[Saved data entries]
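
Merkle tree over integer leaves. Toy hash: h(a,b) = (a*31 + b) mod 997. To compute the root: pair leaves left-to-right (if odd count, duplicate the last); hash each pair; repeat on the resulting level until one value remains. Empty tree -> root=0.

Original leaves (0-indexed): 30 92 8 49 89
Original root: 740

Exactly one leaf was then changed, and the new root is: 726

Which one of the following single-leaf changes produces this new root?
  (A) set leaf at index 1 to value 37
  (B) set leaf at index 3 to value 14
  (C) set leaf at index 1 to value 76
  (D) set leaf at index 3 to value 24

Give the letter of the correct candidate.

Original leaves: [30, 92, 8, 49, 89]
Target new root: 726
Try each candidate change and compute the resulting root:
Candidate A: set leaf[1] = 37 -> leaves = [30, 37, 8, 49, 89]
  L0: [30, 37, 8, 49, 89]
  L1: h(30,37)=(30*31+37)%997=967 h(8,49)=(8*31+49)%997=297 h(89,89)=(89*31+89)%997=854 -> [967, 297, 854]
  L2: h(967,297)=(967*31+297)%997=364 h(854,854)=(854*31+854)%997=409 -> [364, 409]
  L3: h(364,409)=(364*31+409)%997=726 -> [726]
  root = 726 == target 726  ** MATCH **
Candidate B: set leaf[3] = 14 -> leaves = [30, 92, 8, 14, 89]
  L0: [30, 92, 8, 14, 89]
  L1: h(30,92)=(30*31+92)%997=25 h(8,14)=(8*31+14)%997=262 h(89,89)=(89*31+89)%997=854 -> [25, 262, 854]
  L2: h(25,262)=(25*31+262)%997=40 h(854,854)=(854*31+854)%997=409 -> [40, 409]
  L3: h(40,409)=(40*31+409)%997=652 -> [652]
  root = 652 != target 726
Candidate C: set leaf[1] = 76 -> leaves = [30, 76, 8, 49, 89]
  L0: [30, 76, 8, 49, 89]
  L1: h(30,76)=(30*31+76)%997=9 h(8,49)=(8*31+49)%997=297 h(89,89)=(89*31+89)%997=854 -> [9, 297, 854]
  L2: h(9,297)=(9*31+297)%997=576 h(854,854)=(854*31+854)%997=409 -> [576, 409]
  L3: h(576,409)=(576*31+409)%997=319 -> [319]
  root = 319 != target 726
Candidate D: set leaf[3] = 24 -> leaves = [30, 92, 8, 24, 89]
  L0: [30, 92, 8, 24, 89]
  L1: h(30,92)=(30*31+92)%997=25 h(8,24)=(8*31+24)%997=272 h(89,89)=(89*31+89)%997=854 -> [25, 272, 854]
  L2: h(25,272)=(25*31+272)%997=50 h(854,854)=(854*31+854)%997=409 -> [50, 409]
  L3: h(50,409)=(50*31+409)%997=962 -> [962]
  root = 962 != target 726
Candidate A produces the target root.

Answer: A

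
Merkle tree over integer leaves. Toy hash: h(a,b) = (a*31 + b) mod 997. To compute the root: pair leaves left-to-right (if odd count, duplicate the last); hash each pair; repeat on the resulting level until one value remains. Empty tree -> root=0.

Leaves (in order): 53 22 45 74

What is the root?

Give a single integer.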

...

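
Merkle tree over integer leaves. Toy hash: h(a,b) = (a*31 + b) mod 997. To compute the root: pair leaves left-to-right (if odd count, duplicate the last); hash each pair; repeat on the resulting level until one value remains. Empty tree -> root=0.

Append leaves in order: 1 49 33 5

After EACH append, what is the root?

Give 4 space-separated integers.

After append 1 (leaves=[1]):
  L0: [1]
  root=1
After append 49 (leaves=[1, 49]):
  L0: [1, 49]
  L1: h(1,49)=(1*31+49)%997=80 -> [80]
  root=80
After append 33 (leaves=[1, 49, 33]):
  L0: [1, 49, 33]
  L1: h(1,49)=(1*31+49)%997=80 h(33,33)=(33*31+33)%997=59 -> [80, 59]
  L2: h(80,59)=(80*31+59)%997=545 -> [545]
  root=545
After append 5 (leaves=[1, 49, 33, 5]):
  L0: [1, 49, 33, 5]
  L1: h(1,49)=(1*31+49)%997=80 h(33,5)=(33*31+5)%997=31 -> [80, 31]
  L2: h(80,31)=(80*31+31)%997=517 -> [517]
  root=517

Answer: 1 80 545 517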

Work to be completed -
Output the lines above exactly, but only those between the line holding "Original leaves (0-indexed): 30 92 8 49 89" and the line holding "(D) set leaf at index 3 to value 24", inclusive.

Exercise solution -
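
Original leaves (0-indexed): 30 92 8 49 89
Original root: 740

Exactly one leaf was then changed, and the new root is: 726

Which one of the following single-leaf changes produces this new root?
  (A) set leaf at index 1 to value 37
  (B) set leaf at index 3 to value 14
  (C) set leaf at index 1 to value 76
  (D) set leaf at index 3 to value 24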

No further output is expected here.